▶ **Task description**: There is material below. Print exactly the lines starting at the line with "codegen->opt" and ending at the line with "Which nodes are part of the cycle?", ends included, and no others.

▶ **Input data**:
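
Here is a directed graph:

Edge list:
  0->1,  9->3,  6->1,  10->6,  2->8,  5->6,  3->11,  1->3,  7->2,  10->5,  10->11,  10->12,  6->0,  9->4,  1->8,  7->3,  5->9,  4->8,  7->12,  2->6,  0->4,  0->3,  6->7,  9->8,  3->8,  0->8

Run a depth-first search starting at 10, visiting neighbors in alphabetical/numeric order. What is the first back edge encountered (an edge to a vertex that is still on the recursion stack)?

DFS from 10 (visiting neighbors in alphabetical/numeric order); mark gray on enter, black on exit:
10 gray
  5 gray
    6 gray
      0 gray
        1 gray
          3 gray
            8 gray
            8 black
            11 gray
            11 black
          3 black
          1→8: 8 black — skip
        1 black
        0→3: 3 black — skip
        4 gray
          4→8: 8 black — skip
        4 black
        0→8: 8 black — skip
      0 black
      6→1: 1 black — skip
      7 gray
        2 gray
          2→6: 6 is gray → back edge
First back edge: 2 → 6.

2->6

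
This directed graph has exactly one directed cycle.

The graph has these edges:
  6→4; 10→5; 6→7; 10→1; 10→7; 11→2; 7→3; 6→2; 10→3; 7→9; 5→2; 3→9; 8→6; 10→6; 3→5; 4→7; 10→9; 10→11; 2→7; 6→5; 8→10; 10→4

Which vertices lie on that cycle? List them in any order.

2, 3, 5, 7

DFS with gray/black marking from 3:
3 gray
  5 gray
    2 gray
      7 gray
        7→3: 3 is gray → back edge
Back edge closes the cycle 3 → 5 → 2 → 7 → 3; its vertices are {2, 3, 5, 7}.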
---
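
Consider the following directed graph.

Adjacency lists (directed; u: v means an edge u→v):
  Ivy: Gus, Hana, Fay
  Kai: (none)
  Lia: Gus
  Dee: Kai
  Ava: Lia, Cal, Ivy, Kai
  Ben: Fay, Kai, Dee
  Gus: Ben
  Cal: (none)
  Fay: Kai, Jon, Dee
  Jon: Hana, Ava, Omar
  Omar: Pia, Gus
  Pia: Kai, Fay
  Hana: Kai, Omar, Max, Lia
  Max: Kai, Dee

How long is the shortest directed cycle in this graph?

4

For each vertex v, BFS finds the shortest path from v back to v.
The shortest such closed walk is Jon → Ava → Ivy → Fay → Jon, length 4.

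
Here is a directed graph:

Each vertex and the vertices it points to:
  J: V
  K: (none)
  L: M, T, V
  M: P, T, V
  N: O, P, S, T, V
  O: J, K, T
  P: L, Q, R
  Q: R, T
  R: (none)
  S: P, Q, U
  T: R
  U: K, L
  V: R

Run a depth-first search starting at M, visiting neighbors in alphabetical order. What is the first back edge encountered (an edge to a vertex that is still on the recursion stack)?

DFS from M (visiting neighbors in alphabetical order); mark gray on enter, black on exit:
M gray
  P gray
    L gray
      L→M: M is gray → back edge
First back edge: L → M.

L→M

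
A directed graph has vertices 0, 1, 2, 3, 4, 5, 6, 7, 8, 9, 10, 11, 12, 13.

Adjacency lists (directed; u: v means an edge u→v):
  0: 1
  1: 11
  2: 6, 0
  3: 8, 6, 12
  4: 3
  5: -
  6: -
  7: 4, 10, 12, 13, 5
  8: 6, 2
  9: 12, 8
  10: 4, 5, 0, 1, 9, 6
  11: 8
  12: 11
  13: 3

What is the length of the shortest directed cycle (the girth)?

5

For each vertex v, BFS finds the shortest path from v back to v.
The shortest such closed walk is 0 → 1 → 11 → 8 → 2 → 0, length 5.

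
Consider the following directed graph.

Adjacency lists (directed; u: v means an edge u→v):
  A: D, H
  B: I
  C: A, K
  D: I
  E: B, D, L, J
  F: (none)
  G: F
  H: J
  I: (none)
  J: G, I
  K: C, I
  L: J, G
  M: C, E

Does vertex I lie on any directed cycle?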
...
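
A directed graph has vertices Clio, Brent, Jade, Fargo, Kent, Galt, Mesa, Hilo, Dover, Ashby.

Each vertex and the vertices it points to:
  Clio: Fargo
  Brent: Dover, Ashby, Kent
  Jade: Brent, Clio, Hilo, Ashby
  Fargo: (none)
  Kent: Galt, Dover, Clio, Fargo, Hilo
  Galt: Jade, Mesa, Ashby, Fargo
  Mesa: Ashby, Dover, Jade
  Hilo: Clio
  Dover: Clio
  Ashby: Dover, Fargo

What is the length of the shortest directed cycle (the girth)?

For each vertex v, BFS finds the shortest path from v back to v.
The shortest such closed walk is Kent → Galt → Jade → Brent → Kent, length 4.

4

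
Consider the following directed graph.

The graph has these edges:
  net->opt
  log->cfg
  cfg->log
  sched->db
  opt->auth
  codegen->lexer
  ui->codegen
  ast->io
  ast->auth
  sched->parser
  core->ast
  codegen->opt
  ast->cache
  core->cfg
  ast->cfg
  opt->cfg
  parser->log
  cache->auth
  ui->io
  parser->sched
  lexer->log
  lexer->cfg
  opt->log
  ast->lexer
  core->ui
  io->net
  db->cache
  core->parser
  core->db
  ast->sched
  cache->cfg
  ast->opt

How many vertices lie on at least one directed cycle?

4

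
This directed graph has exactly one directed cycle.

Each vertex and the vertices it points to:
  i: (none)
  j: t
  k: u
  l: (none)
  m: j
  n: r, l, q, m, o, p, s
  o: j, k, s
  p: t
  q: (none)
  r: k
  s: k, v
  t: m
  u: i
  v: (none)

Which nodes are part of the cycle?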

▶ **Output of the exercise**:
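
  codegen->opt
  ast->cache
  core->cfg
  ast->cfg
  opt->cfg
  parser->log
  cache->auth
  ui->io
  parser->sched
  lexer->log
  lexer->cfg
  opt->log
  ast->lexer
  core->ui
  io->net
  db->cache
  core->parser
  core->db
  ast->sched
  cache->cfg
  ast->opt

How many vertices lie on at least one directed cycle?

4

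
This directed graph has exactly one directed cycle.

Each vertex and the vertices it points to:
  i: (none)
  j: t
  k: u
  l: (none)
  m: j
  n: r, l, q, m, o, p, s
  o: j, k, s
  p: t
  q: (none)
  r: k
  s: k, v
  t: m
  u: i
  v: (none)

Which nodes are part of the cycle?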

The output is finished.